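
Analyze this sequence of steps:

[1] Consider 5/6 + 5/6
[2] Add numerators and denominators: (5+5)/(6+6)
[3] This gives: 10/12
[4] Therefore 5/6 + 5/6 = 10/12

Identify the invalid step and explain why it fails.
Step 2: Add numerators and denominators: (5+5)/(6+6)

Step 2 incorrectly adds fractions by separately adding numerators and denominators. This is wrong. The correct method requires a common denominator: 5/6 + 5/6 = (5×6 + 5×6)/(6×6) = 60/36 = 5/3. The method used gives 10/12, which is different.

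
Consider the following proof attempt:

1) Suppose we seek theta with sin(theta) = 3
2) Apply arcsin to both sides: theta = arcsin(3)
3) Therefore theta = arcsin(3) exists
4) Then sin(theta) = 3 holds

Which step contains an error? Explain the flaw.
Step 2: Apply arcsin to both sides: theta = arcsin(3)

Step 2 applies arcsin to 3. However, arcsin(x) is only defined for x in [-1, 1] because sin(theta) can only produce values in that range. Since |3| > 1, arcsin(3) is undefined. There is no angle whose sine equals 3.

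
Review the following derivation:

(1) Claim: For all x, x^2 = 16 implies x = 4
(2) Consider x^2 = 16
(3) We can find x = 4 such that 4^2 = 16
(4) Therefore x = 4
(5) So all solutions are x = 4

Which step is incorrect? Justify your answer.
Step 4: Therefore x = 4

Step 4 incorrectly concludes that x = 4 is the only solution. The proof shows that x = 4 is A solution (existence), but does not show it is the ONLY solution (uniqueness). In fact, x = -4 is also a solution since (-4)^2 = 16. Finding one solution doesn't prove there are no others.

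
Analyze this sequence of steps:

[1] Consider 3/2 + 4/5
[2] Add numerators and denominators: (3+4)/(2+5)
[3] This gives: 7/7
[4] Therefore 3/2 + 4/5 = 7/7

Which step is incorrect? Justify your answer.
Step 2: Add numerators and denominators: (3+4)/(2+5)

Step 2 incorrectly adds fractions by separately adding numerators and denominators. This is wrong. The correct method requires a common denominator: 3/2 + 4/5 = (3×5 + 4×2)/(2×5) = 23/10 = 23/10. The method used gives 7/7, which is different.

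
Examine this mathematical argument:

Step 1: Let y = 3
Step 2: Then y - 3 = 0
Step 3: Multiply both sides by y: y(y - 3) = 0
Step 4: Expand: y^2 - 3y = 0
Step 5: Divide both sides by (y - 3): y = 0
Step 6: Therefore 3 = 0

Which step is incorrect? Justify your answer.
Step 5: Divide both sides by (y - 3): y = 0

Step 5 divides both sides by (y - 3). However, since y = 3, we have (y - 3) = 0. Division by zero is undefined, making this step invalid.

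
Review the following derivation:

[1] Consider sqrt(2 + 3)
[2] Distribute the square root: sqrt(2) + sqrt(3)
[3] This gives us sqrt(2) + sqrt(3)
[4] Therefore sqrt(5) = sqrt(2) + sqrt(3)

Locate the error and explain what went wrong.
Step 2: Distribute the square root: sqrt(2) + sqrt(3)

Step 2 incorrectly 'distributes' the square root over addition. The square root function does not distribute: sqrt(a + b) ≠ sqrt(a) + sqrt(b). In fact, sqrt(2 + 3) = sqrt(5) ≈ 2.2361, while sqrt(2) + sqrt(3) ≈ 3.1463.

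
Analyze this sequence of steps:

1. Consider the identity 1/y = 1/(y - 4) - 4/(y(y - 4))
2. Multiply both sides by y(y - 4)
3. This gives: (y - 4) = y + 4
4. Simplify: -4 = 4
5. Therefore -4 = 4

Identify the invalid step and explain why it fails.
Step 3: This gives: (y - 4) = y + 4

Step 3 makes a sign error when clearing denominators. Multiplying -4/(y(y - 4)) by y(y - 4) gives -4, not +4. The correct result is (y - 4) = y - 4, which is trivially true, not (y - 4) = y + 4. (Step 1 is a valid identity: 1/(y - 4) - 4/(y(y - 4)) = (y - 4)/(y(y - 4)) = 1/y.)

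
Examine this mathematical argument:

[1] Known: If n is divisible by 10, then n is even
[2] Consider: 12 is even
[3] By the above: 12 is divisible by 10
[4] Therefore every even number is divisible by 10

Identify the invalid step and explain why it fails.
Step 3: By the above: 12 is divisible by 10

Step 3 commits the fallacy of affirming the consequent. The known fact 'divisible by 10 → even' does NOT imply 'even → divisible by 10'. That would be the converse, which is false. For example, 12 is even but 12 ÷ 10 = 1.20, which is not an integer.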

▸ **What you need to do**
Retype every record above exactly as written.

▸ **Finished task**
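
Analyze this sequence of steps:

[1] Consider 5/6 + 5/6
[2] Add numerators and denominators: (5+5)/(6+6)
[3] This gives: 10/12
[4] Therefore 5/6 + 5/6 = 10/12

Identify the invalid step and explain why it fails.
Step 2: Add numerators and denominators: (5+5)/(6+6)

Step 2 incorrectly adds fractions by separately adding numerators and denominators. This is wrong. The correct method requires a common denominator: 5/6 + 5/6 = (5×6 + 5×6)/(6×6) = 60/36 = 5/3. The method used gives 10/12, which is different.

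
Consider the following proof attempt:

1) Suppose we seek theta with sin(theta) = 3
2) Apply arcsin to both sides: theta = arcsin(3)
3) Therefore theta = arcsin(3) exists
4) Then sin(theta) = 3 holds

Which step contains an error? Explain the flaw.
Step 2: Apply arcsin to both sides: theta = arcsin(3)

Step 2 applies arcsin to 3. However, arcsin(x) is only defined for x in [-1, 1] because sin(theta) can only produce values in that range. Since |3| > 1, arcsin(3) is undefined. There is no angle whose sine equals 3.

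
Review the following derivation:

(1) Claim: For all x, x^2 = 16 implies x = 4
(2) Consider x^2 = 16
(3) We can find x = 4 such that 4^2 = 16
(4) Therefore x = 4
(5) So all solutions are x = 4

Which step is incorrect? Justify your answer.
Step 4: Therefore x = 4

Step 4 incorrectly concludes that x = 4 is the only solution. The proof shows that x = 4 is A solution (existence), but does not show it is the ONLY solution (uniqueness). In fact, x = -4 is also a solution since (-4)^2 = 16. Finding one solution doesn't prove there are no others.

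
Analyze this sequence of steps:

[1] Consider 3/2 + 4/5
[2] Add numerators and denominators: (3+4)/(2+5)
[3] This gives: 7/7
[4] Therefore 3/2 + 4/5 = 7/7

Which step is incorrect? Justify your answer.
Step 2: Add numerators and denominators: (3+4)/(2+5)

Step 2 incorrectly adds fractions by separately adding numerators and denominators. This is wrong. The correct method requires a common denominator: 3/2 + 4/5 = (3×5 + 4×2)/(2×5) = 23/10 = 23/10. The method used gives 7/7, which is different.

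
Examine this mathematical argument:

Step 1: Let y = 3
Step 2: Then y - 3 = 0
Step 3: Multiply both sides by y: y(y - 3) = 0
Step 4: Expand: y^2 - 3y = 0
Step 5: Divide both sides by (y - 3): y = 0
Step 6: Therefore 3 = 0

Which step is incorrect? Justify your answer.
Step 5: Divide both sides by (y - 3): y = 0

Step 5 divides both sides by (y - 3). However, since y = 3, we have (y - 3) = 0. Division by zero is undefined, making this step invalid.

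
Review the following derivation:

[1] Consider sqrt(2 + 3)
[2] Distribute the square root: sqrt(2) + sqrt(3)
[3] This gives us sqrt(2) + sqrt(3)
[4] Therefore sqrt(5) = sqrt(2) + sqrt(3)

Locate the error and explain what went wrong.
Step 2: Distribute the square root: sqrt(2) + sqrt(3)

Step 2 incorrectly 'distributes' the square root over addition. The square root function does not distribute: sqrt(a + b) ≠ sqrt(a) + sqrt(b). In fact, sqrt(2 + 3) = sqrt(5) ≈ 2.2361, while sqrt(2) + sqrt(3) ≈ 3.1463.

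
Analyze this sequence of steps:

1. Consider the identity 1/y = 1/(y - 4) - 4/(y(y - 4))
2. Multiply both sides by y(y - 4)
3. This gives: (y - 4) = y + 4
4. Simplify: -4 = 4
5. Therefore -4 = 4

Identify the invalid step and explain why it fails.
Step 3: This gives: (y - 4) = y + 4

Step 3 makes a sign error when clearing denominators. Multiplying -4/(y(y - 4)) by y(y - 4) gives -4, not +4. The correct result is (y - 4) = y - 4, which is trivially true, not (y - 4) = y + 4. (Step 1 is a valid identity: 1/(y - 4) - 4/(y(y - 4)) = (y - 4)/(y(y - 4)) = 1/y.)

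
Examine this mathematical argument:

[1] Known: If n is divisible by 10, then n is even
[2] Consider: 12 is even
[3] By the above: 12 is divisible by 10
[4] Therefore every even number is divisible by 10

Identify the invalid step and explain why it fails.
Step 3: By the above: 12 is divisible by 10

Step 3 commits the fallacy of affirming the consequent. The known fact 'divisible by 10 → even' does NOT imply 'even → divisible by 10'. That would be the converse, which is false. For example, 12 is even but 12 ÷ 10 = 1.20, which is not an integer.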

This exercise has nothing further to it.